* **Problem to work on**
Whenever a line in the entries includes the word "bitfields", copy that line out.

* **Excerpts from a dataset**
= = =

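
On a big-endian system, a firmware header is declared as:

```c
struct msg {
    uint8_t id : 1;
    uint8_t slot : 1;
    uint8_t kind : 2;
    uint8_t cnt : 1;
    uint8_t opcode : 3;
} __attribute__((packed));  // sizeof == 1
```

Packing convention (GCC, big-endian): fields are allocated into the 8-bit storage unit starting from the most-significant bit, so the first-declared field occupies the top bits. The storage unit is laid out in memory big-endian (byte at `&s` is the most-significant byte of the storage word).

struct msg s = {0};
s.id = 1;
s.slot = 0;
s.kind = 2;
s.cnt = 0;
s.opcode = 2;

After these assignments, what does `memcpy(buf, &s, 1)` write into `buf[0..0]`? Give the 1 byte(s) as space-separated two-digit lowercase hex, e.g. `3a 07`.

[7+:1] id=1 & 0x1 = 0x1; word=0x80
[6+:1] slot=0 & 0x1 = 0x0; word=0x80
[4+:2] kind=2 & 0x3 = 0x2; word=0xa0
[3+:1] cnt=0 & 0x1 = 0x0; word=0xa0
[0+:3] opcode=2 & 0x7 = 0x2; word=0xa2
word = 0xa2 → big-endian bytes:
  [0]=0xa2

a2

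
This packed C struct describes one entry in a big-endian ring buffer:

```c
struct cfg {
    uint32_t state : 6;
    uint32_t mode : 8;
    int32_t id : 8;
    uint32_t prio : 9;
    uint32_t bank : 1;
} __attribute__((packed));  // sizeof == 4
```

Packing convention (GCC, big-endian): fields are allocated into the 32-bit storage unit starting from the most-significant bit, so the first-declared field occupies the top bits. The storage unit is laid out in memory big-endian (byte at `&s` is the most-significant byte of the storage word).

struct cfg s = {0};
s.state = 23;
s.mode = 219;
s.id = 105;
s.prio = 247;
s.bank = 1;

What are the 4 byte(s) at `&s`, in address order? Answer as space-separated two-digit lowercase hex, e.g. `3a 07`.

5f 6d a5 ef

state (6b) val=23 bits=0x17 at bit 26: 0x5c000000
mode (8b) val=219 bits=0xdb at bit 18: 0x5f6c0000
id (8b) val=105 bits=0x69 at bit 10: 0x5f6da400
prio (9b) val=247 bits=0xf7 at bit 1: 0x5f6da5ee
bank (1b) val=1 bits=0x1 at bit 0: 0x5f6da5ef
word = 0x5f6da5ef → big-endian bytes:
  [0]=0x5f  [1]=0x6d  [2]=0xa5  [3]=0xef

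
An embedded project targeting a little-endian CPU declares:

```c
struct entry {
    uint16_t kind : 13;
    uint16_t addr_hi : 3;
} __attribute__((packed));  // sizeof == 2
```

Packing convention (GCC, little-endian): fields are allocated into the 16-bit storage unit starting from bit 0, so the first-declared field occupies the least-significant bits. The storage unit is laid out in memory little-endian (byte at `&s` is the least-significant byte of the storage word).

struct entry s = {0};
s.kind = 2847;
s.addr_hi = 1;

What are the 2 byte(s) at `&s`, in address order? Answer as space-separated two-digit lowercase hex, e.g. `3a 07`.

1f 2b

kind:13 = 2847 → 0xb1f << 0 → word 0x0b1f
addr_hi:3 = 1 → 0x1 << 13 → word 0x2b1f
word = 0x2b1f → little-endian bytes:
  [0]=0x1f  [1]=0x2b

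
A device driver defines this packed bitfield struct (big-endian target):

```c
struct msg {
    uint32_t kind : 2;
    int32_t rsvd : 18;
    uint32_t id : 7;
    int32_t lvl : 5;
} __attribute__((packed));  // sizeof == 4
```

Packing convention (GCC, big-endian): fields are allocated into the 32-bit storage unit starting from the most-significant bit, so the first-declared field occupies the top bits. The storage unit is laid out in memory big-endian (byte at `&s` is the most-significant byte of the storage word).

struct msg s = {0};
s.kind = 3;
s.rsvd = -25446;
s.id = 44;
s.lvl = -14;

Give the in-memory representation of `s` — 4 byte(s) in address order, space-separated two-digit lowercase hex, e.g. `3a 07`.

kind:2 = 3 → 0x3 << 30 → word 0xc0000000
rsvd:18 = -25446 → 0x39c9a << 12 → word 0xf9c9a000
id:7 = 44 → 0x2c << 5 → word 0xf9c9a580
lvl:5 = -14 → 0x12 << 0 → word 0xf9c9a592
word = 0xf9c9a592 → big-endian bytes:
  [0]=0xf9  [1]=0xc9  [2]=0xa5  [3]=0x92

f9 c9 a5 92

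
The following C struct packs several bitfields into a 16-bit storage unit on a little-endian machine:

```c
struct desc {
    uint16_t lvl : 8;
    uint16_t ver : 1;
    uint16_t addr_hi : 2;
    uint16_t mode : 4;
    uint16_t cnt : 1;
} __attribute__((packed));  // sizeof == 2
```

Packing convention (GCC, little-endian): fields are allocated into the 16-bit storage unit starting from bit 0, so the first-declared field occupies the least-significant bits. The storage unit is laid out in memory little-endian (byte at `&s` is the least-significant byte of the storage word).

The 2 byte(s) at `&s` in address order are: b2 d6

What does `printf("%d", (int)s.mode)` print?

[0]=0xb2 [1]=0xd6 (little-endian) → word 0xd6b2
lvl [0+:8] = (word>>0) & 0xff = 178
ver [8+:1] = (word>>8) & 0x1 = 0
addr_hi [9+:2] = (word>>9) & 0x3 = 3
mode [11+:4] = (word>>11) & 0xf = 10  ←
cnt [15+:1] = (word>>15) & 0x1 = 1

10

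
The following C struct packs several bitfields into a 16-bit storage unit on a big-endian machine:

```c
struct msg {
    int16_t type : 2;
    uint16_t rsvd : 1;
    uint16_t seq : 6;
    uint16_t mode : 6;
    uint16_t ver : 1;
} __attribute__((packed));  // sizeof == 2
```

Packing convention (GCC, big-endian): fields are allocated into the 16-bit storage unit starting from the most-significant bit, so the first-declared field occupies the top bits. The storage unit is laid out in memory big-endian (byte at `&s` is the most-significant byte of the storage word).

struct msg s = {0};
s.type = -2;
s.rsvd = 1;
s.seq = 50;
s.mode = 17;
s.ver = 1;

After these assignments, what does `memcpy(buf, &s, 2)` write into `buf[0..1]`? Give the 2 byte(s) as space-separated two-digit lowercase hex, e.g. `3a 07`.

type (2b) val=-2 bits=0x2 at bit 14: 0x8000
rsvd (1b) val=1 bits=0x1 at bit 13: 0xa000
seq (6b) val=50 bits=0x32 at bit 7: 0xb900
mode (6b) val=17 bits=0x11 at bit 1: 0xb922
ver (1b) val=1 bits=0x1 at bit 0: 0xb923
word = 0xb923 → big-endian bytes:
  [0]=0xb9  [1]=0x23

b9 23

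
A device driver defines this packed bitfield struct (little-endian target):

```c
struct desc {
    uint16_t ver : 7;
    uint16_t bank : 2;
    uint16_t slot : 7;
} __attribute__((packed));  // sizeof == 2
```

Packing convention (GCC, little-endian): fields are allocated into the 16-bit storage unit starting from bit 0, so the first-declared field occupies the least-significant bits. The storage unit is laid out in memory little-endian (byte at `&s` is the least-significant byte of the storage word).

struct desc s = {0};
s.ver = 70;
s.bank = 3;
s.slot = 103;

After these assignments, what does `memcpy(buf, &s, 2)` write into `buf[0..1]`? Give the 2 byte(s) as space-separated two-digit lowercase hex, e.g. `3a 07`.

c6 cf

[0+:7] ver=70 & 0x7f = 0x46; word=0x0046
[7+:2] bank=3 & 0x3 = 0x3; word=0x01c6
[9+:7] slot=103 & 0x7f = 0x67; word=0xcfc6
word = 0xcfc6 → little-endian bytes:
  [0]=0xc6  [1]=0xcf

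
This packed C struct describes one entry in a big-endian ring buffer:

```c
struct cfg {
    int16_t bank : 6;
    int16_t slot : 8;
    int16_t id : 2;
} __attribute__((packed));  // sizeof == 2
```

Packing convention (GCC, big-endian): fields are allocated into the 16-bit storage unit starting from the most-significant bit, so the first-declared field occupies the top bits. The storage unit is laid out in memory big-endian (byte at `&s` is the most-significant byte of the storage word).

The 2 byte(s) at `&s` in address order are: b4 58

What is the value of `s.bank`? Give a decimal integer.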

= = =

* **Solution to the problem**
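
The following C struct packs several bitfields into a 16-bit storage unit on a little-endian machine:
The following C struct packs several bitfields into a 16-bit storage unit on a big-endian machine: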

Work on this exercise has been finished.